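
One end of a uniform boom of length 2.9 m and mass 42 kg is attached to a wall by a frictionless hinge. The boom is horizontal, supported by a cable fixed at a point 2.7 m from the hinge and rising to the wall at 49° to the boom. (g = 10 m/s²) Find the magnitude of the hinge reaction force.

|H| ≈ 276 N

Take torques about the hinge: T sin 49° · 2.7 = 42×10×1.45 = 609 N·m.
So T = 609 / (0.7547 × 2.7) = 298.86 N.
ΣF_x = 0: H_x = T cos 49° = 196.07 N.
ΣF_y = 0: H_y = (42×10) − T sin 49° = 420 − 225.56 = 194.44 N.
|H| = √(H_x² + H_y²) = √((196.07)² + (194.44)²) = 276.14 N.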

• Problem description:
Repeat the whole listing exactly, line for line.

• Result:
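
One end of a uniform boom of length 2.9 m and mass 42 kg is attached to a wall by a frictionless hinge. The boom is horizontal, supported by a cable fixed at a point 2.7 m from the hinge and rising to the wall at 49° to the boom. (g = 10 m/s²) Find the magnitude of the hinge reaction force.

|H| ≈ 276 N

Take torques about the hinge: T sin 49° · 2.7 = 42×10×1.45 = 609 N·m.
So T = 609 / (0.7547 × 2.7) = 298.86 N.
ΣF_x = 0: H_x = T cos 49° = 196.07 N.
ΣF_y = 0: H_y = (42×10) − T sin 49° = 420 − 225.56 = 194.44 N.
|H| = √(H_x² + H_y²) = √((196.07)² + (194.44)²) = 276.14 N.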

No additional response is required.